# WHAT TO WORK ON:
Within the material below, locate the line with "P = [Yun, Fay, Dee, Ava, Kai, Quinn, Uma]" and the line with "Q = Quinn Ava Fay Dee Yun Kai Uma", then return those two lines and all lines between them, exactly as written.

# INFORMATION PROVIDED:
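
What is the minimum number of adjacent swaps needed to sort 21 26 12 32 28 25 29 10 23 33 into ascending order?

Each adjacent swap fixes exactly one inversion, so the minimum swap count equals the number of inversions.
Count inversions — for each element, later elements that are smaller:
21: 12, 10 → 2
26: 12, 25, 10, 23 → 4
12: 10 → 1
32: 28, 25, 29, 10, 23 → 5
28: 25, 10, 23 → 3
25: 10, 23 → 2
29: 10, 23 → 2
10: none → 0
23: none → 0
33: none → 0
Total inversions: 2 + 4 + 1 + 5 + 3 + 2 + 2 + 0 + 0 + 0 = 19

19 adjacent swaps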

...

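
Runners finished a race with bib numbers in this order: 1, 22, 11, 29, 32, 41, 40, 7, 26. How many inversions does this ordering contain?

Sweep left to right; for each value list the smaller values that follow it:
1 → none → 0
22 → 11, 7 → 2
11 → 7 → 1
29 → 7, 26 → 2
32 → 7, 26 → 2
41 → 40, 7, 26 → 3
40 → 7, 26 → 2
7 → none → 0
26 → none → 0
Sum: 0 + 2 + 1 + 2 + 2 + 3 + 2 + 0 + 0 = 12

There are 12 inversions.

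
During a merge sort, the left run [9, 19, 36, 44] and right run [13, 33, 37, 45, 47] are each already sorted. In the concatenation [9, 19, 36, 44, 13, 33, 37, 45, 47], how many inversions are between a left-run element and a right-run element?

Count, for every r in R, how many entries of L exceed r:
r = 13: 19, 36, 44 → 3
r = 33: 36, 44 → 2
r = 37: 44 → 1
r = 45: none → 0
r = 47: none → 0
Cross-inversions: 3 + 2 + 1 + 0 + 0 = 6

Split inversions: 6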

--

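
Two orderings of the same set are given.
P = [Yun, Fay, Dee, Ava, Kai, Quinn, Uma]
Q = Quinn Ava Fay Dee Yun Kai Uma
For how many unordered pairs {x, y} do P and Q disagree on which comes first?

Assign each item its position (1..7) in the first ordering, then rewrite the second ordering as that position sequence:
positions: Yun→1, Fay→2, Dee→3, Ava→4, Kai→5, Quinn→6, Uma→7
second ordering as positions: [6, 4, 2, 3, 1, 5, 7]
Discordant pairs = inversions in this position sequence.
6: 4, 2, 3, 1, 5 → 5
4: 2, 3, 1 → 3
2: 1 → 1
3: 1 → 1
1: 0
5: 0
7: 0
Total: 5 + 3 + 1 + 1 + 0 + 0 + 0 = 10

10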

# TASK RESULT:
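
P = [Yun, Fay, Dee, Ava, Kai, Quinn, Uma]
Q = Quinn Ava Fay Dee Yun Kai Uma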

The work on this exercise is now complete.